-- Opening Marker --
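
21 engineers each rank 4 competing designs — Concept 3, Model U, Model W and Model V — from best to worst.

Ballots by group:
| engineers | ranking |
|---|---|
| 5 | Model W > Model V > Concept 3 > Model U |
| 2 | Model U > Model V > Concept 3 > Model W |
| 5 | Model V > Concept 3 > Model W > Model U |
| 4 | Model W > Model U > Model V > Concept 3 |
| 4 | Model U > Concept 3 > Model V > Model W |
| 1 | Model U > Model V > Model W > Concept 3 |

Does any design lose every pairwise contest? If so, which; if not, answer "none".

Pairwise majorities:
Concept 3 vs Model U: 5+5 = 10 for Concept 3, 11 for Model U — Model U by 11–10.
Concept 3 vs Model W: Concept 3 preferred on 2+5+4 = 11 ballots; Concept 3 wins 11–10.
Concept 3–Model V: Model V 17–4.
Model U vs Model W: Model W, 14–7.
Model U vs Model V: Model U wins 11–10.
Model W vs Model V: 5+4 = 9 for Model W, 12 for Model V — Model V by 12–9.
Each design has at least one pairwise win (Concept 3 beats Model W; Model U beats Concept 3; Model W beats Model U; Model V beats Concept 3) — no Condorcet loser.

none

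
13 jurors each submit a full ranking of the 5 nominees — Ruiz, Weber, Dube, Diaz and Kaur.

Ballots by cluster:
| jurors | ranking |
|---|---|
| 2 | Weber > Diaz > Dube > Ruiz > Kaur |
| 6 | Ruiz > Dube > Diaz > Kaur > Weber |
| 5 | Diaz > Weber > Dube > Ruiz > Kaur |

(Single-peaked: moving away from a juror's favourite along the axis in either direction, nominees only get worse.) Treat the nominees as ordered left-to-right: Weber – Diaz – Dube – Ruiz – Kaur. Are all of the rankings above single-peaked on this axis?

Axis positions: Weber=1, Diaz=2, Dube=3, Ruiz=4, Kaur=5.
Cluster 1 (peak Weber at position 1): ranking walks positions 1-2-3-4-5, expanding outward from the peak — single-peaked.
Cluster 2 (peak Ruiz at position 4): ranking walks positions 4-3-2-5-1, expanding outward from the peak — single-peaked.
Cluster 3 (peak Diaz at position 2): ranking walks positions 2-1-3-4-5, expanding outward from the peak — single-peaked.
Every ranking is single-peaked on this axis.

yes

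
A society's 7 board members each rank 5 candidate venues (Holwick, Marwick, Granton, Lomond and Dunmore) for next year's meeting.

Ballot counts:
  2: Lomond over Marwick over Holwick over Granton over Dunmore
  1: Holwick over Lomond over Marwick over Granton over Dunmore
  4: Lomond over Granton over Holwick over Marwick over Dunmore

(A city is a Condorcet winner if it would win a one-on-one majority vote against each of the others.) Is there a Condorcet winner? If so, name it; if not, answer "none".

Head-to-head results (7 organisers):
Holwick vs Marwick: Holwick is ranked higher on 1+4 = 5 ballots, Marwick on 2. Holwick wins 5–2.
Holwick vs Granton: 3 to 4, Granton.
Holwick vs Lomond: Holwick preferred on 1 ballot; Lomond wins 6–1.
Holwick vs Dunmore: Holwick is ranked higher on 2+1+4 = 7 ballots, Dunmore on 0. Holwick wins 7–0.
Marwick vs Granton: Marwick preferred on 2+1 = 3 ballots; Granton wins 4–3.
Marwick vs Lomond: Marwick preferred on 0 ballots; Lomond wins 7–0.
Marwick vs Dunmore: 7 to 0, Marwick.
Granton vs Lomond: 0 for Granton, 7 for Lomond — Lomond by 7–0.
Granton vs Dunmore: Granton preferred on 2+1+4 = 7 ballots; Granton wins 7–0.
Lomond vs Dunmore: 2+1+4 = 7 for Lomond, 0 for Dunmore — Lomond by 7–0.
Only Lomond has no losses; Lomond is the Condorcet winner.

Lomond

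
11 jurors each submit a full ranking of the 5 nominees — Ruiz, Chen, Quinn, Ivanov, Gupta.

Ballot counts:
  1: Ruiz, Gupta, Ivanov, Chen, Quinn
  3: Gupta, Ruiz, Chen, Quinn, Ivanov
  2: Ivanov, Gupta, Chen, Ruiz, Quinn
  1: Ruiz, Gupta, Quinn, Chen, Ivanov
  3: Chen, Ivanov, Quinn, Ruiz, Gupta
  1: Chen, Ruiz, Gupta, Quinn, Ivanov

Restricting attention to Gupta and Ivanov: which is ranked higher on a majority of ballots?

Ballots ranking Gupta above Ivanov: 1 + 3 + 1 + 1 = 6.
Ballots ranking Ivanov above Gupta: 11 − 6 = 5.
Gupta wins the head-to-head 6–5.

Gupta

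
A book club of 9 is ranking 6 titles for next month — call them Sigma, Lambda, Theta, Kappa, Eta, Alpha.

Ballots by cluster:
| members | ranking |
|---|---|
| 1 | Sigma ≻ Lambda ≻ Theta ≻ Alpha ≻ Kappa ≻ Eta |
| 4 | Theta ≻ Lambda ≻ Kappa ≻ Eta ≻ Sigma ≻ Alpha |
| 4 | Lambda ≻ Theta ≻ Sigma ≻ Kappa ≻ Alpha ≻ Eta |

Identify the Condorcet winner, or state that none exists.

Lambda

Pairwise majorities:
Sigma vs Lambda: 1 to 8, Lambda.
Sigma vs Theta: 1 to 8, Theta.
Sigma vs Kappa: 1+4 = 5 for Sigma, 4 for Kappa — Sigma by 5–4.
Sigma vs Eta: Sigma is ranked higher on 1+4 = 5 ballots, Eta on 4. Sigma wins 5–4.
Sigma vs Alpha: 1+4+4 = 9 for Sigma, 0 for Alpha — Sigma by 9–0.
Lambda vs Theta: 1+4 = 5 for Lambda, 4 for Theta — Lambda by 5–4.
Lambda vs Kappa: Lambda is ranked higher on 1+4+4 = 9 ballots, Kappa on 0. Lambda wins 9–0.
Lambda vs Eta: Lambda is ranked higher on 1+4+4 = 9 ballots, Eta on 0. Lambda wins 9–0.
Lambda vs Alpha: 1+4+4 = 9 for Lambda, 0 for Alpha — Lambda by 9–0.
Theta vs Kappa: 1+4+4 = 9 for Theta, 0 for Kappa — Theta by 9–0.
Theta vs Eta: 1+4+4 = 9 for Theta, 0 for Eta — Theta by 9–0.
Theta vs Alpha: Theta is ranked higher on 1+4+4 = 9 ballots, Alpha on 0. Theta wins 9–0.
Kappa vs Eta: Kappa is ranked higher on 1+4+4 = 9 ballots, Eta on 0. Kappa wins 9–0.
Kappa vs Alpha: Kappa preferred on 4+4 = 8 ballots; Kappa wins 8–1.
Eta vs Alpha: 4 for Eta, 5 for Alpha — Alpha by 5–4.
Lambda defeats every rival head-to-head and is the Condorcet winner.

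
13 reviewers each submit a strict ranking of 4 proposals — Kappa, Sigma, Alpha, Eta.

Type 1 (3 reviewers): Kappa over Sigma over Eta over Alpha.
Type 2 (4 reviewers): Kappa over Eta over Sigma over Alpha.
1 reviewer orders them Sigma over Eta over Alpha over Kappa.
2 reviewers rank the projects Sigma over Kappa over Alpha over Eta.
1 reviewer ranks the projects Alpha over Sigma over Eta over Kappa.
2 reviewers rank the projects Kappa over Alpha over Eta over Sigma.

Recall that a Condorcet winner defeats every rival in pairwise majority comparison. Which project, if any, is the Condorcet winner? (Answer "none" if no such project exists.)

Check each pair by majority over 13 ballots:
Kappa–Sigma: Kappa 9–4.
Kappa vs Alpha: Kappa, 11–2.
Kappa vs Eta: Kappa wins 11–2.
Sigma vs Alpha: Sigma wins 10–3.
Sigma vs Eta: Sigma, 7–6.
Alpha–Eta: Eta 8–5.
Kappa wins every pairwise contest, so Kappa is the Condorcet winner.

Kappa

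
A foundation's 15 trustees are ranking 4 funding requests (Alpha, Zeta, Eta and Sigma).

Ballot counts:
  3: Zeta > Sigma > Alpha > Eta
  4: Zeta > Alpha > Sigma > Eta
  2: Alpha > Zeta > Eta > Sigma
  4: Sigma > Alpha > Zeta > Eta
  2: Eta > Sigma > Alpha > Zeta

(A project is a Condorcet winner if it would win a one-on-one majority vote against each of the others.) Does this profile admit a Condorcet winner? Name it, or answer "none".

Check each pair by majority over 15 ballots:
Alpha–Zeta: Alpha 8–7.
Alpha–Eta: Alpha 13–2.
Alpha–Sigma: Sigma 9–6.
Zeta vs Eta: Zeta wins 13–2.
Zeta vs Sigma: Zeta wins 9–6.
Eta–Sigma: Sigma 11–4.
No project is unbeaten: Alpha loses to Sigma; Zeta loses to Alpha; Eta loses to Alpha; Sigma loses to Zeta. In particular Alpha beats Zeta beats Sigma beats Alpha is a majority cycle — no Condorcet winner exists.

none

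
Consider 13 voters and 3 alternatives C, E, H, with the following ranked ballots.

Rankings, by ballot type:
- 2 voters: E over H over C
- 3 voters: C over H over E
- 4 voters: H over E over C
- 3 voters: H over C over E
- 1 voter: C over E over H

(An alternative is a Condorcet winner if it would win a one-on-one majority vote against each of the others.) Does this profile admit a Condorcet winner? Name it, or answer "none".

Head-to-head results (13 voters):
C vs E: C is ranked higher on 3+3+1 = 7 ballots, E on 6. C wins 7–6.
C vs H: 3+1 = 4 for C, 9 for H — H by 9–4.
E vs H: E preferred on 2+1 = 3 ballots; H wins 10–3.
Only H has no losses; H is the Condorcet winner.

H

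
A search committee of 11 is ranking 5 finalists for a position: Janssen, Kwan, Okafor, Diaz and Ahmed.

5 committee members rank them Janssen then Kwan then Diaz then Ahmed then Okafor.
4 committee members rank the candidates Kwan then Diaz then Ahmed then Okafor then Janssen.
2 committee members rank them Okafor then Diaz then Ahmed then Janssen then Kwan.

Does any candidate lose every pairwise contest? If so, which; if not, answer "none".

Head-to-head results (11 committee members):
Janssen vs Kwan: 7 to 4, Janssen.
Janssen vs Okafor: 5 for Janssen, 6 for Okafor — Okafor by 6–5.
Janssen vs Diaz: 5 for Janssen, 6 for Diaz — Diaz by 6–5.
Janssen vs Ahmed: Ahmed, 6–5.
Kwan vs Okafor: Kwan is ranked higher on 5+4 = 9 ballots, Okafor on 2. Kwan wins 9–2.
Kwan vs Diaz: 5+4 = 9 for Kwan, 2 for Diaz — Kwan by 9–2.
Kwan–Ahmed: Kwan 9–2.
Okafor vs Diaz: 2 for Okafor, 9 for Diaz — Diaz by 9–2.
Okafor vs Ahmed: Okafor preferred on 2 ballots; Ahmed wins 9–2.
Diaz vs Ahmed: 11 to 0, Diaz.
Each candidate has at least one pairwise win (Janssen beats Kwan; Kwan beats Okafor; Okafor beats Janssen; Diaz beats Janssen; Ahmed beats Janssen) — no Condorcet loser.

none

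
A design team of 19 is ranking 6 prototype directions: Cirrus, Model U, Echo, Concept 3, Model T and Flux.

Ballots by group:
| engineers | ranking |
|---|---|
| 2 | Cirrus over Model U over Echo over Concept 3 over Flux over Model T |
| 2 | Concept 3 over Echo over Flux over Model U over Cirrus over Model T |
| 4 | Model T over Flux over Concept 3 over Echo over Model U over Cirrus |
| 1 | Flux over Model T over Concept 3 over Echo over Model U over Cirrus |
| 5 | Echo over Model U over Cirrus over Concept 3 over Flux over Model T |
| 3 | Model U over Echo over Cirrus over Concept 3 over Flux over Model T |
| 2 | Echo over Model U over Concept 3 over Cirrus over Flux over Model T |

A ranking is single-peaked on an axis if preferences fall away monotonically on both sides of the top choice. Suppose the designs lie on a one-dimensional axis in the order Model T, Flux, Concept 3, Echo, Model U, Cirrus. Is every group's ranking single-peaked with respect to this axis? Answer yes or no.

yes

Axis positions: Model T=1, Flux=2, Concept 3=3, Echo=4, Model U=5, Cirrus=6.
Group 1 (peak Cirrus at position 6): ranking walks positions 6-5-4-3-2-1, expanding outward from the peak — single-peaked.
Group 2 (peak Concept 3 at position 3): ranking walks positions 3-4-2-5-6-1, expanding outward from the peak — single-peaked.
Group 3 (peak Model T at position 1): ranking walks positions 1-2-3-4-5-6, expanding outward from the peak — single-peaked.
Group 4 (peak Flux at position 2): ranking walks positions 2-1-3-4-5-6, expanding outward from the peak — single-peaked.
Group 5 (peak Echo at position 4): ranking walks positions 4-5-6-3-2-1, expanding outward from the peak — single-peaked.
Group 6 (peak Model U at position 5): ranking walks positions 5-4-6-3-2-1, expanding outward from the peak — single-peaked.
Group 7 (peak Echo at position 4): ranking walks positions 4-5-3-6-2-1, expanding outward from the peak — single-peaked.
Every ranking is single-peaked on this axis.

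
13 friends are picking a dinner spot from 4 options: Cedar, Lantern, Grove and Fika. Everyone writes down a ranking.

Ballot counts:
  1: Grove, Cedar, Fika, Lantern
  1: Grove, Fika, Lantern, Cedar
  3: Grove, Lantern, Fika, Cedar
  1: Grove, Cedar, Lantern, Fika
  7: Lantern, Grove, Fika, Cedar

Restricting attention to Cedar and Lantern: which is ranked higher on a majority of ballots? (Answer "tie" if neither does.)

Lantern

Ballots ranking Cedar above Lantern: 1 + 1 = 2.
Ballots ranking Lantern above Cedar: 13 − 2 = 11.
Lantern wins the head-to-head 11–2.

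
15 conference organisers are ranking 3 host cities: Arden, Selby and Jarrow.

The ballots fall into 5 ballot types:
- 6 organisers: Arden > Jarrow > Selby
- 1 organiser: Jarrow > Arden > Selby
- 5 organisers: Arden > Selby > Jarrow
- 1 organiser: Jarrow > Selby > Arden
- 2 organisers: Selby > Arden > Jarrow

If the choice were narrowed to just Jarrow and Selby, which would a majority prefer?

Jarrow

Ballots ranking Jarrow above Selby: 6 + 1 + 1 = 8.
Ballots ranking Selby above Jarrow: 15 − 8 = 7.
Jarrow wins the head-to-head 8–7.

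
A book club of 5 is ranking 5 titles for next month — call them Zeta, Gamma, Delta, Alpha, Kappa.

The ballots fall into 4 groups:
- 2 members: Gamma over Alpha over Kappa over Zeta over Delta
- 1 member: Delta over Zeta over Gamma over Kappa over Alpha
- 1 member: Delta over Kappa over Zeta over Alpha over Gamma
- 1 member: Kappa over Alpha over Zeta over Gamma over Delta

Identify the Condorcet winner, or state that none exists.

none

Pairwise majorities:
Zeta vs Gamma: Zeta preferred on 1+1+1 = 3 ballots; Zeta wins 3–2.
Zeta vs Delta: 2+1 = 3 for Zeta, 2 for Delta — Zeta by 3–2.
Zeta vs Alpha: 2 to 3, Alpha.
Zeta vs Kappa: 1 for Zeta, 4 for Kappa — Kappa by 4–1.
Gamma vs Delta: Gamma is ranked higher on 2+1 = 3 ballots, Delta on 2. Gamma wins 3–2.
Gamma vs Alpha: 3 to 2, Gamma.
Gamma vs Kappa: Gamma preferred on 2+1 = 3 ballots; Gamma wins 3–2.
Delta vs Alpha: 1+1 = 2 for Delta, 3 for Alpha — Alpha by 3–2.
Delta vs Kappa: Delta is ranked higher on 1+1 = 2 ballots, Kappa on 3. Kappa wins 3–2.
Alpha vs Kappa: Alpha is ranked higher on 2 ballots, Kappa on 3. Kappa wins 3–2.
Each book drops at least one matchup (Zeta loses to Alpha; Gamma loses to Zeta; Delta loses to Zeta; Alpha loses to Gamma; Kappa loses to Gamma); the cycle Zeta > Gamma > Alpha > Zeta rules out a Condorcet winner.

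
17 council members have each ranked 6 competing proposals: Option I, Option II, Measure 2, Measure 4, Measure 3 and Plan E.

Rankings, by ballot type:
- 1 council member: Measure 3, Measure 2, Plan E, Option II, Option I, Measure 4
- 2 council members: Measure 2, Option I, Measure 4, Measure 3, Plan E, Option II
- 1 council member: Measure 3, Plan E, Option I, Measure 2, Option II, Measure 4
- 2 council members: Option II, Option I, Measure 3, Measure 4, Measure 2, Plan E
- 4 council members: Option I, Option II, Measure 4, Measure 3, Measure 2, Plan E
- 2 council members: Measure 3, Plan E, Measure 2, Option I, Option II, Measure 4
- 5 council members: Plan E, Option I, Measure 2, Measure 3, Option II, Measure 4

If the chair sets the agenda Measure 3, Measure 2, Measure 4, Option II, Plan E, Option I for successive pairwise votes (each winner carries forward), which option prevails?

Round 1: Measure 3 vs Measure 2 — 10–7, Measure 3 advances.
Round 2: Measure 3 vs Measure 4 — 11–6, Measure 3 advances.
Round 3: Measure 3 vs Option II — 11–6, Measure 3 advances.
Round 4: Measure 3 vs Plan E — 12–5, Measure 3 advances.
Round 5: Measure 3 vs Option I — 4–13, Option I advances.
Option I survives the agenda.

Option I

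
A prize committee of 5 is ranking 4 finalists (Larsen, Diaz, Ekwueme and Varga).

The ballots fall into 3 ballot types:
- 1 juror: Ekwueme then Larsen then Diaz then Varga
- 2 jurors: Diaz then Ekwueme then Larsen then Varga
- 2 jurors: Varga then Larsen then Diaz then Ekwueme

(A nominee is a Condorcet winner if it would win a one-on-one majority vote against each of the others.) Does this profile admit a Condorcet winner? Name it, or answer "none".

none

Pairwise majorities:
Larsen–Diaz: Larsen 3–2.
Larsen vs Ekwueme: Ekwueme wins 3–2.
Larsen vs Varga: Larsen wins 3–2.
Diaz vs Ekwueme: Diaz, 4–1.
Diaz vs Varga: Diaz is ranked higher on 1+2 = 3 ballots, Varga on 2. Diaz wins 3–2.
Ekwueme vs Varga: Ekwueme wins 3–2.
Every nominee loses at least once (Larsen loses to Ekwueme; Diaz loses to Larsen; Ekwueme loses to Diaz; Varga loses to Larsen). The majority relation contains the cycle Larsen beats Diaz beats Ekwueme beats Larsen, so there is no Condorcet winner.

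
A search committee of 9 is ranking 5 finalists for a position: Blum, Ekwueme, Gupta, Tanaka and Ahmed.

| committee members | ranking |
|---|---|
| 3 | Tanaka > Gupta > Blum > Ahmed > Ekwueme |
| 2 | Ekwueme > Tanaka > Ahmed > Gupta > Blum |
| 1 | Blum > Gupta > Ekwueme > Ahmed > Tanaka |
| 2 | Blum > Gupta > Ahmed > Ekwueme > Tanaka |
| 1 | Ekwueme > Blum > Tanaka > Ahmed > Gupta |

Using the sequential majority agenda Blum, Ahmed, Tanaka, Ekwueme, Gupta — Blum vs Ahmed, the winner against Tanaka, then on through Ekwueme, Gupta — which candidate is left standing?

Round 1: Blum vs Ahmed — 7–2, Blum advances.
Round 2: Blum vs Tanaka — 4–5, Tanaka advances.
Round 3: Tanaka vs Ekwueme — 3–6, Ekwueme advances.
Round 4: Ekwueme vs Gupta — 3–6, Gupta advances.
Gupta survives the agenda.

Gupta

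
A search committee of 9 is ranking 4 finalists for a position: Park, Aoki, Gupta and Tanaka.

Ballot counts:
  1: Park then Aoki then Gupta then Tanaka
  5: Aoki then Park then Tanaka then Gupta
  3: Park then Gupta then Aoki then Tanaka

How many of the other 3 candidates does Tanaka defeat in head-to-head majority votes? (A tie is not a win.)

1

Tanaka against each rival (9 committee members):
Tanaka vs Park: 0 to 9, Park.
Tanaka vs Aoki: Tanaka is ranked higher on 0 ballots, Aoki on 9. Aoki wins 9–0.
Tanaka vs Gupta: Tanaka, 5–4.
Tanaka beats Gupta; loses to Park, Aoki — 1 pairwise win.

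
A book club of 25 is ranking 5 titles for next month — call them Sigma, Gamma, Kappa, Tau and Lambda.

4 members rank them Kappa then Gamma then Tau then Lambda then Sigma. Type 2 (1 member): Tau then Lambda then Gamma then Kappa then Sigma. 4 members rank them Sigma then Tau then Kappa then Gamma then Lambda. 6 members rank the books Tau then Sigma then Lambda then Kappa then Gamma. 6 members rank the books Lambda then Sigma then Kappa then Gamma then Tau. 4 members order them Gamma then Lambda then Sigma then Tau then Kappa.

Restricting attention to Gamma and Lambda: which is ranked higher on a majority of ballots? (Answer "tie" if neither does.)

Lambda

Ballots ranking Gamma above Lambda: 4 + 4 + 4 = 12.
Ballots ranking Lambda above Gamma: 25 − 12 = 13.
Lambda wins the head-to-head 13–12.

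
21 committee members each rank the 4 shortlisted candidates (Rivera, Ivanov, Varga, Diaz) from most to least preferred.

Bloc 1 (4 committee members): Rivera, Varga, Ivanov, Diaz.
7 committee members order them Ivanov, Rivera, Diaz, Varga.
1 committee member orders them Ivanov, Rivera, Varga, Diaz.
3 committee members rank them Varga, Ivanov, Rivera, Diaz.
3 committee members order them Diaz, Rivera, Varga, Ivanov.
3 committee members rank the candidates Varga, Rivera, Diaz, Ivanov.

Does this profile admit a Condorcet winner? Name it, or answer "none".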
-- Closing Marker --
— WORK TO COMPLETE —
Filter the records above for lines with "submit".

— WRITTEN ANSWER —
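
13 jurors each submit a full ranking of the 5 nominees — Ruiz, Weber, Dube, Diaz and Kaur.
11 jurors each submit a full ranking of the 5 nominees — Ruiz, Chen, Quinn, Ivanov, Gupta.
13 reviewers each submit a strict ranking of 4 proposals — Kappa, Sigma, Alpha, Eta.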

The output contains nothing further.